→ Your objective: Repeat the listing exactly, line by line.

[[ Dataset records open ]]

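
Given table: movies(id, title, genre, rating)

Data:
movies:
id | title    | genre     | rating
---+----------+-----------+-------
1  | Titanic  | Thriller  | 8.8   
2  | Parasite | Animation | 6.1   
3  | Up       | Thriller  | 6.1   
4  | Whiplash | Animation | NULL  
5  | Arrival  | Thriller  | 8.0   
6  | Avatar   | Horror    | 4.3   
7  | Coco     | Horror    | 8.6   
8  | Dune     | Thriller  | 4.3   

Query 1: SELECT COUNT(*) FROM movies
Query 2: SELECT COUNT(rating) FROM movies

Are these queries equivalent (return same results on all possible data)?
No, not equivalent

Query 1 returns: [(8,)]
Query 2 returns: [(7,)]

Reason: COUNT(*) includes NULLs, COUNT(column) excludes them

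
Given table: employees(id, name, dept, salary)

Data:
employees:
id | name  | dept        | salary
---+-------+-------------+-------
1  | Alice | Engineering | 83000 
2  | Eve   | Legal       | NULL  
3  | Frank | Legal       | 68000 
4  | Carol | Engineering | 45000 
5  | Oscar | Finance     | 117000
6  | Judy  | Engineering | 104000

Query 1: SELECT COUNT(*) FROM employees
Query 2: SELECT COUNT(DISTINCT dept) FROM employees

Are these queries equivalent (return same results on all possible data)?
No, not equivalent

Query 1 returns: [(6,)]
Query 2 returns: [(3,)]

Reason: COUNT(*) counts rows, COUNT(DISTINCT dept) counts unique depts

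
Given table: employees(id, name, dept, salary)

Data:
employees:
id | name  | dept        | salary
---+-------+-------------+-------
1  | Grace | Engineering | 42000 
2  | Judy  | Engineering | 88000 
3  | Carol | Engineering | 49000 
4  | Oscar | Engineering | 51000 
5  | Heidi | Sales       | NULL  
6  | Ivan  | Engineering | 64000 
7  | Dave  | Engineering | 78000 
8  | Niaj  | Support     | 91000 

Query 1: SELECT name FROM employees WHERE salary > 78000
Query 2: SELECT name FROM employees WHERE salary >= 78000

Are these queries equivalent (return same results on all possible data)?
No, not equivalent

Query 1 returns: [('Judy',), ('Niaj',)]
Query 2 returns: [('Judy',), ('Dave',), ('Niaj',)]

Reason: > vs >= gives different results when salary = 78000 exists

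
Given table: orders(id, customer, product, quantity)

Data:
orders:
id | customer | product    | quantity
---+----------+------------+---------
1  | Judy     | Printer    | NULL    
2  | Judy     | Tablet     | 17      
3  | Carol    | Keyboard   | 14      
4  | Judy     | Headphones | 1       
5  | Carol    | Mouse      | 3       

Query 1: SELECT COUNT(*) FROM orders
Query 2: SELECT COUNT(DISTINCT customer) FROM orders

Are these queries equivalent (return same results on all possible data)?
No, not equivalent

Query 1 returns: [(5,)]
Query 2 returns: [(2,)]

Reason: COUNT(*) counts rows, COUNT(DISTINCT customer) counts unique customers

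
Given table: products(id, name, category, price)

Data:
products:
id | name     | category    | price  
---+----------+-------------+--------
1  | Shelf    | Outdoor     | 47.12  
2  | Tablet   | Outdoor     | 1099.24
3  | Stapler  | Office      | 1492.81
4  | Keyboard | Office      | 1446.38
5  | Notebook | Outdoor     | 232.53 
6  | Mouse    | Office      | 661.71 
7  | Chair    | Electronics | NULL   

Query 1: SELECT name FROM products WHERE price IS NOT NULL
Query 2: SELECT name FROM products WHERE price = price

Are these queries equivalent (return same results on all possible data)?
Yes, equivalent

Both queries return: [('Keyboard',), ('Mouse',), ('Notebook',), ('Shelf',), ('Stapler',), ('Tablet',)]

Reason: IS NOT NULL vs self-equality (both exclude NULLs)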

[[ Dataset records closed ]]

→ Exercise result:
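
Given table: movies(id, title, genre, rating)

Data:
movies:
id | title    | genre     | rating
---+----------+-----------+-------
1  | Titanic  | Thriller  | 8.8   
2  | Parasite | Animation | 6.1   
3  | Up       | Thriller  | 6.1   
4  | Whiplash | Animation | NULL  
5  | Arrival  | Thriller  | 8.0   
6  | Avatar   | Horror    | 4.3   
7  | Coco     | Horror    | 8.6   
8  | Dune     | Thriller  | 4.3   

Query 1: SELECT COUNT(*) FROM movies
Query 2: SELECT COUNT(rating) FROM movies

Are these queries equivalent (return same results on all possible data)?
No, not equivalent

Query 1 returns: [(8,)]
Query 2 returns: [(7,)]

Reason: COUNT(*) includes NULLs, COUNT(column) excludes them

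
Given table: employees(id, name, dept, salary)

Data:
employees:
id | name  | dept        | salary
---+-------+-------------+-------
1  | Alice | Engineering | 83000 
2  | Eve   | Legal       | NULL  
3  | Frank | Legal       | 68000 
4  | Carol | Engineering | 45000 
5  | Oscar | Finance     | 117000
6  | Judy  | Engineering | 104000

Query 1: SELECT COUNT(*) FROM employees
Query 2: SELECT COUNT(DISTINCT dept) FROM employees

Are these queries equivalent (return same results on all possible data)?
No, not equivalent

Query 1 returns: [(6,)]
Query 2 returns: [(3,)]

Reason: COUNT(*) counts rows, COUNT(DISTINCT dept) counts unique depts

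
Given table: employees(id, name, dept, salary)

Data:
employees:
id | name  | dept        | salary
---+-------+-------------+-------
1  | Grace | Engineering | 42000 
2  | Judy  | Engineering | 88000 
3  | Carol | Engineering | 49000 
4  | Oscar | Engineering | 51000 
5  | Heidi | Sales       | NULL  
6  | Ivan  | Engineering | 64000 
7  | Dave  | Engineering | 78000 
8  | Niaj  | Support     | 91000 

Query 1: SELECT name FROM employees WHERE salary > 78000
Query 2: SELECT name FROM employees WHERE salary >= 78000

Are these queries equivalent (return same results on all possible data)?
No, not equivalent

Query 1 returns: [('Judy',), ('Niaj',)]
Query 2 returns: [('Judy',), ('Dave',), ('Niaj',)]

Reason: > vs >= gives different results when salary = 78000 exists

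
Given table: orders(id, customer, product, quantity)

Data:
orders:
id | customer | product    | quantity
---+----------+------------+---------
1  | Judy     | Printer    | NULL    
2  | Judy     | Tablet     | 17      
3  | Carol    | Keyboard   | 14      
4  | Judy     | Headphones | 1       
5  | Carol    | Mouse      | 3       

Query 1: SELECT COUNT(*) FROM orders
Query 2: SELECT COUNT(DISTINCT customer) FROM orders

Are these queries equivalent (return same results on all possible data)?
No, not equivalent

Query 1 returns: [(5,)]
Query 2 returns: [(2,)]

Reason: COUNT(*) counts rows, COUNT(DISTINCT customer) counts unique customers

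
Given table: products(id, name, category, price)

Data:
products:
id | name     | category    | price  
---+----------+-------------+--------
1  | Shelf    | Outdoor     | 47.12  
2  | Tablet   | Outdoor     | 1099.24
3  | Stapler  | Office      | 1492.81
4  | Keyboard | Office      | 1446.38
5  | Notebook | Outdoor     | 232.53 
6  | Mouse    | Office      | 661.71 
7  | Chair    | Electronics | NULL   

Query 1: SELECT name FROM products WHERE price IS NOT NULL
Query 2: SELECT name FROM products WHERE price = price

Are these queries equivalent (return same results on all possible data)?
Yes, equivalent

Both queries return: [('Keyboard',), ('Mouse',), ('Notebook',), ('Shelf',), ('Stapler',), ('Tablet',)]

Reason: IS NOT NULL vs self-equality (both exclude NULLs)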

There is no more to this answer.